TASK REQUIREMENTS: Find each line in the records below that contains the word "table", and copy it out.

Records from a dataset
________________

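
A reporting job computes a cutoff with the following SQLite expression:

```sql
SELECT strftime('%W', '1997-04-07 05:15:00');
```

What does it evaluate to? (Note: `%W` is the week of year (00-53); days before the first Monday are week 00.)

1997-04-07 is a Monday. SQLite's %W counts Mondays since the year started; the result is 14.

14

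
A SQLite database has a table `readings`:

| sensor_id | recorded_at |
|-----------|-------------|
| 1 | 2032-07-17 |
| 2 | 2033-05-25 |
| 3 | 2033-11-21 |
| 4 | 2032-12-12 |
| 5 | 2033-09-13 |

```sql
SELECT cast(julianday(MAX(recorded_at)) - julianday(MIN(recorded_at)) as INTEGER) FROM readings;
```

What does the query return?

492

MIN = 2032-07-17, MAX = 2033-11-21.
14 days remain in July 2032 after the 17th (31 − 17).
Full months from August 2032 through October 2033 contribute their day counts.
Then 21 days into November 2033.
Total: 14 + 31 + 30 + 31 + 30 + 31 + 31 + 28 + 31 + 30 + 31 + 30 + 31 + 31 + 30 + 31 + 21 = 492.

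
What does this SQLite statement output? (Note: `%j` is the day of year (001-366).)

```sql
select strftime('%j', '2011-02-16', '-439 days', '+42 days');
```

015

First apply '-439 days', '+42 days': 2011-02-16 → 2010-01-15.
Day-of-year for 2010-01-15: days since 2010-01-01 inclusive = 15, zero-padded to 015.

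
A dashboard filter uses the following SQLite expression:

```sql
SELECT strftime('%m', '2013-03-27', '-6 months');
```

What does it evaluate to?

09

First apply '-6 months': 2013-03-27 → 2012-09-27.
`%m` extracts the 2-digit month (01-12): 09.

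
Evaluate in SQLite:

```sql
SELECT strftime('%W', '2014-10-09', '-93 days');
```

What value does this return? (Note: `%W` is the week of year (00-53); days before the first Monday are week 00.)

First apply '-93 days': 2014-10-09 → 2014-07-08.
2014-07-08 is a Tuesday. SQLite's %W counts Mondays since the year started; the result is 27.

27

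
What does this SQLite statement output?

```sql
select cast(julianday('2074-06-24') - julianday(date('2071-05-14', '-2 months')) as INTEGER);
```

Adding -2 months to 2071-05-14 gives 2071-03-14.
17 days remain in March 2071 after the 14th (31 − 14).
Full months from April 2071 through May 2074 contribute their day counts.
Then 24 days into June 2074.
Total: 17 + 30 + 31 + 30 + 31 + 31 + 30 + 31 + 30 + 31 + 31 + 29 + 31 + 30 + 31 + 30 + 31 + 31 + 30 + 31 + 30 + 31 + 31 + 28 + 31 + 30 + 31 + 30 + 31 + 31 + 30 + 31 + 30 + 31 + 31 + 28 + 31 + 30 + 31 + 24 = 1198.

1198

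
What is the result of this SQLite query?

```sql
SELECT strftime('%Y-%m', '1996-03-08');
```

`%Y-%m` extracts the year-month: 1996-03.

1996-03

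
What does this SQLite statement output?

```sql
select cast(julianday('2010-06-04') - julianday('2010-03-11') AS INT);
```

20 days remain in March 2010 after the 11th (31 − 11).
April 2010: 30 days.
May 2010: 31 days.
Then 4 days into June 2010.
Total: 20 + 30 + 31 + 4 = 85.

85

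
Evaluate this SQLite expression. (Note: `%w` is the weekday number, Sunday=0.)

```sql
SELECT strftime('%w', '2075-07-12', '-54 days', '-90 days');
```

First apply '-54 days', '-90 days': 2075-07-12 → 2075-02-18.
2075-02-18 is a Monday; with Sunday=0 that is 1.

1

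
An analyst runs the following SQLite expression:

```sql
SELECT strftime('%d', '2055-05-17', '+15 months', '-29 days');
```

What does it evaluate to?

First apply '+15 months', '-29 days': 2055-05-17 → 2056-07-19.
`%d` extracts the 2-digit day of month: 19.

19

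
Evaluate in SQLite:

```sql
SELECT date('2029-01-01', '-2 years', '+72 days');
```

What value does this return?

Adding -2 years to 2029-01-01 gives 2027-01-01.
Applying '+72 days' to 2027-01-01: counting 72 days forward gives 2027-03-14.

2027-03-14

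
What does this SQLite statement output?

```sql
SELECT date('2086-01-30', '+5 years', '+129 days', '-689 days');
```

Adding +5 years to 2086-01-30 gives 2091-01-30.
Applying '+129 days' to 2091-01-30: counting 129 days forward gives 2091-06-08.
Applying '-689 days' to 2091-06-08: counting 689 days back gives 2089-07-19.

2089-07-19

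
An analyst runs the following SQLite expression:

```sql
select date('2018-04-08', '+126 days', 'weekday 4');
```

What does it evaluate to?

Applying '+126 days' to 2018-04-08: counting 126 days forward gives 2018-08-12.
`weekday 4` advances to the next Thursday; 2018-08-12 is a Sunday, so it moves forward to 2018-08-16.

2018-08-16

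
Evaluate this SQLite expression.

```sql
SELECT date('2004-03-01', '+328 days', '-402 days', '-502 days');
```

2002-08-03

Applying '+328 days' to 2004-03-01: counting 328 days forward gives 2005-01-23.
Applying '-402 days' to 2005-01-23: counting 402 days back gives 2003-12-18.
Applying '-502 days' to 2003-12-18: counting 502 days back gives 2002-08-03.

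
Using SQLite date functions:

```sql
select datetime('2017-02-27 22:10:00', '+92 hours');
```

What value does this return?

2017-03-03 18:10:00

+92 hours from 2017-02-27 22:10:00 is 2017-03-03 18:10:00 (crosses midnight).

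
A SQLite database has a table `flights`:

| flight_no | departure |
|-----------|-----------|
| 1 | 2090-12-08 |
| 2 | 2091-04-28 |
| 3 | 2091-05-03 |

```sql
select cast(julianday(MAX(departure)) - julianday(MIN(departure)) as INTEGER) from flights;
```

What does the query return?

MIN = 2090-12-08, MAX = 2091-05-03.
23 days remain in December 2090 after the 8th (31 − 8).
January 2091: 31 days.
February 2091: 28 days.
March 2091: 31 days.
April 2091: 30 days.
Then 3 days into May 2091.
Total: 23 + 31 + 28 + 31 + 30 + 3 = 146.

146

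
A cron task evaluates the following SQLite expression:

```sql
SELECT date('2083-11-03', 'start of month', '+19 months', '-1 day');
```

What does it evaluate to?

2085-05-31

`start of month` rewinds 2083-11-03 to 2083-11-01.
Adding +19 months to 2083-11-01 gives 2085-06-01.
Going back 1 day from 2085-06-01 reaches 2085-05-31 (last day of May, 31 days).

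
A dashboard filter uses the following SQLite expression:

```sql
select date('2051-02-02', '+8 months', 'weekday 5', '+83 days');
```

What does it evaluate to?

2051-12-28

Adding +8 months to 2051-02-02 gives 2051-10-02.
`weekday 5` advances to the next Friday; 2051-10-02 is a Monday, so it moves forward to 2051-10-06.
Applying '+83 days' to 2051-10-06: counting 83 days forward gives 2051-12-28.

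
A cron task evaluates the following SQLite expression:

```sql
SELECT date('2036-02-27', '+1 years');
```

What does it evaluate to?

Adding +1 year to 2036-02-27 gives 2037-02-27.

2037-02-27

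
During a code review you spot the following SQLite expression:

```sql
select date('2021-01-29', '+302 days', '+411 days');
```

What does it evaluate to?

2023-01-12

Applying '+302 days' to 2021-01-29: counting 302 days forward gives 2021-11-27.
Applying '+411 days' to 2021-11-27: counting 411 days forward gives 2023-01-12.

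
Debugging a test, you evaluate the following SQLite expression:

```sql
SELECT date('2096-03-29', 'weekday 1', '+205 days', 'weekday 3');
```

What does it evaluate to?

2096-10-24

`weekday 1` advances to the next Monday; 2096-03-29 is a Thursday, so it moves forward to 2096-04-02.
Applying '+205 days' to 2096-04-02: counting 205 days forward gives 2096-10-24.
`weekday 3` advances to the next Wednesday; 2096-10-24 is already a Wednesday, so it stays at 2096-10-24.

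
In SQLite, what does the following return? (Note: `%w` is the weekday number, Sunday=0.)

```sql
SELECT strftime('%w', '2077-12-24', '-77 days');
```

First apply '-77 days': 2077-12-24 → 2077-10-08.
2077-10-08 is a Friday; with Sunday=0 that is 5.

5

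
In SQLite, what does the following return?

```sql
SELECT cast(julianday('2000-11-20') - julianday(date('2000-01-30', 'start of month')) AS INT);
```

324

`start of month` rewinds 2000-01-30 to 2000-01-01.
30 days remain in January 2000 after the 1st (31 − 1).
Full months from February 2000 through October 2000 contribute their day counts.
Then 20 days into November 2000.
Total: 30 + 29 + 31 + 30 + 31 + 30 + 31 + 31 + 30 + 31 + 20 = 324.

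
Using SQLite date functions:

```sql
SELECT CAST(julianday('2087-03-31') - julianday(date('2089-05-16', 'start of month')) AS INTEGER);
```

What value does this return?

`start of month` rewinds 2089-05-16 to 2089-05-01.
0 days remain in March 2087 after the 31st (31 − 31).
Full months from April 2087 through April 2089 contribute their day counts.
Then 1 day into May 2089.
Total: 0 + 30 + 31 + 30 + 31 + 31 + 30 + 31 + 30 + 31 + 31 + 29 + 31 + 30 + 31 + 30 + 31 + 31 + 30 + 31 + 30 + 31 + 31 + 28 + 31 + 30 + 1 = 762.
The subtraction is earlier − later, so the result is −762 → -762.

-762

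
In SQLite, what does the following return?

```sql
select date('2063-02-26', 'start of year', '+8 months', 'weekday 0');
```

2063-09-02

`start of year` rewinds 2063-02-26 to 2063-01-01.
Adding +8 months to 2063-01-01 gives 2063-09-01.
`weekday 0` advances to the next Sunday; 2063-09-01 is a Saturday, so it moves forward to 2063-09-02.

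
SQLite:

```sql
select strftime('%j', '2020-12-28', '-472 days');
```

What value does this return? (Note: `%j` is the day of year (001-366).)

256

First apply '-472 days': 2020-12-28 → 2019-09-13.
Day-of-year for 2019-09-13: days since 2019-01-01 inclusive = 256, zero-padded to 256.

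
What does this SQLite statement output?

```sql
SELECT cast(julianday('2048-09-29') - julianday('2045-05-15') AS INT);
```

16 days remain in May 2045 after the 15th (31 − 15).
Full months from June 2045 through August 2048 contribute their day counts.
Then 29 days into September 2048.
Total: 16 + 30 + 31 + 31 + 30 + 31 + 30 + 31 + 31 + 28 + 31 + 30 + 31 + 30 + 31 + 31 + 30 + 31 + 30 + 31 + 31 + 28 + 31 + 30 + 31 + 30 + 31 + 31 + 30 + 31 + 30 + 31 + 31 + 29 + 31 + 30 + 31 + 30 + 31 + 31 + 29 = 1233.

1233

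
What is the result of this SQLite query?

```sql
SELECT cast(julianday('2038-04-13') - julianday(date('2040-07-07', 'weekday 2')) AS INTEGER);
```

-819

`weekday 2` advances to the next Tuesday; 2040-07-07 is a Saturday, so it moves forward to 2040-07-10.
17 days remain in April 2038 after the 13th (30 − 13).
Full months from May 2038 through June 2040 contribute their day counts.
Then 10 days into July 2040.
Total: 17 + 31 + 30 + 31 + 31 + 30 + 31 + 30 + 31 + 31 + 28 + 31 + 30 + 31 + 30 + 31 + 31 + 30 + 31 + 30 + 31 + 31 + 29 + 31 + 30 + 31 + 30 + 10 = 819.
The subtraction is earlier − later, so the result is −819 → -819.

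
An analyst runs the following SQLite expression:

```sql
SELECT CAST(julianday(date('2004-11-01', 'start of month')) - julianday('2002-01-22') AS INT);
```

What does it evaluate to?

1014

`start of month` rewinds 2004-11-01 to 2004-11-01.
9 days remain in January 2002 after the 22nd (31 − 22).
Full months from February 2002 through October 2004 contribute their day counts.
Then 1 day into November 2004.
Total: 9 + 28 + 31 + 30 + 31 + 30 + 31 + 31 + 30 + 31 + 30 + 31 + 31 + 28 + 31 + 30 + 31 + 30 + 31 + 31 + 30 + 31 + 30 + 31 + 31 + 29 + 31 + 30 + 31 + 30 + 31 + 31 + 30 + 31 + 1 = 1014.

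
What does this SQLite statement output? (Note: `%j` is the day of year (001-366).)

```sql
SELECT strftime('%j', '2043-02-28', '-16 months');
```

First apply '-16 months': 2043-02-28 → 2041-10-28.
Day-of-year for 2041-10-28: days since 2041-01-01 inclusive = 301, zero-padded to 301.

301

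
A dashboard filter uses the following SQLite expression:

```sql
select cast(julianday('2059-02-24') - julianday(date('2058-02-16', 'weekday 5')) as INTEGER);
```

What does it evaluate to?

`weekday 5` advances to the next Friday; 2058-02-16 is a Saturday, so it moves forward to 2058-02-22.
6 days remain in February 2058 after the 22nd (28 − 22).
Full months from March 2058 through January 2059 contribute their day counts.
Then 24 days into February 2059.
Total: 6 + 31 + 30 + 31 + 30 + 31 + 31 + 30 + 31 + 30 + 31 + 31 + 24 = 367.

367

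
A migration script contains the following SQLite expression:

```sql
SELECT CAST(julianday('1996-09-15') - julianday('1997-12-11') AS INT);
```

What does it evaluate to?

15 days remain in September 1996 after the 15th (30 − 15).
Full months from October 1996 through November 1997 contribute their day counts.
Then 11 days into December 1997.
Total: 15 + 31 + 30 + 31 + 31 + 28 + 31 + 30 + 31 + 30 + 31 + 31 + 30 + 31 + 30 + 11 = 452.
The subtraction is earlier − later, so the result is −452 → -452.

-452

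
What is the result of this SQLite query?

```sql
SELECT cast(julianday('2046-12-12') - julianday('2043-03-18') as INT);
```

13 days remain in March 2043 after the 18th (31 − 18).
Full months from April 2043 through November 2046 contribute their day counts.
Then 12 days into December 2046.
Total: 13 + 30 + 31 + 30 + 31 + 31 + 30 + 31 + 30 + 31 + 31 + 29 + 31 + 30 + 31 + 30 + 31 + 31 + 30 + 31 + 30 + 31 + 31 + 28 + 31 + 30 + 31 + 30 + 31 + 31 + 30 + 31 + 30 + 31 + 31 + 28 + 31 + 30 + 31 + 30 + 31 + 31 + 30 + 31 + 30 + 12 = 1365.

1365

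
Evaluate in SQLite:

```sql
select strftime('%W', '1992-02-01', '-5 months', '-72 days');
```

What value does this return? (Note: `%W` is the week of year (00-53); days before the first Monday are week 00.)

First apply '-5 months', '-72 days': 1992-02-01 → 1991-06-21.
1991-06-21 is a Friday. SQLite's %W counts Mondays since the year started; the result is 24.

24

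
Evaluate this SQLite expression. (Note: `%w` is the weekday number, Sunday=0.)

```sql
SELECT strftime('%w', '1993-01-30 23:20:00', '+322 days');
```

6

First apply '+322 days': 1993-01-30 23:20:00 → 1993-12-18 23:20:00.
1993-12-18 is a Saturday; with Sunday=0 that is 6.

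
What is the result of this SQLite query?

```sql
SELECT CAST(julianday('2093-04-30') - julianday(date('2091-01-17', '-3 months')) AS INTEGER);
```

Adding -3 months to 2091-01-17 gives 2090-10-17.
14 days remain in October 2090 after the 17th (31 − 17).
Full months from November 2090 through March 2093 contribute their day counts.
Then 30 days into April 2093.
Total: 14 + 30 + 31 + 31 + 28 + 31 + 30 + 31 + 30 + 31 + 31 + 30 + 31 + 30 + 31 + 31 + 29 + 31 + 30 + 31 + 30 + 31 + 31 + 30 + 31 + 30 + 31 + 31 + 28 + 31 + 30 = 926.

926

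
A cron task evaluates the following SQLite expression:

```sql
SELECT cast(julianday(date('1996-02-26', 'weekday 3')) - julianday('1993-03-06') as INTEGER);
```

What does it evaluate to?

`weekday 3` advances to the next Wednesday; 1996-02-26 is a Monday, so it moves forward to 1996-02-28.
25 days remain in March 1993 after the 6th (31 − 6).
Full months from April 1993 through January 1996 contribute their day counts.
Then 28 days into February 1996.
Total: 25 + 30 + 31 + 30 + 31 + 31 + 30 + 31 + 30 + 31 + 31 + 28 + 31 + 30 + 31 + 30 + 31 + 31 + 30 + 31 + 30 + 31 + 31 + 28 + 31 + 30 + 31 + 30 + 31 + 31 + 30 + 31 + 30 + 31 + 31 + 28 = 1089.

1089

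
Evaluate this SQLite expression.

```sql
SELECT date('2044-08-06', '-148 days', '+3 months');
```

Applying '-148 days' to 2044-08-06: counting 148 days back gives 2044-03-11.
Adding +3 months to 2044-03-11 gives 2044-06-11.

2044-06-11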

________________

EXERCISE SOLUTION:
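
A SQLite database has a table `readings`:
A SQLite database has a table `flights`: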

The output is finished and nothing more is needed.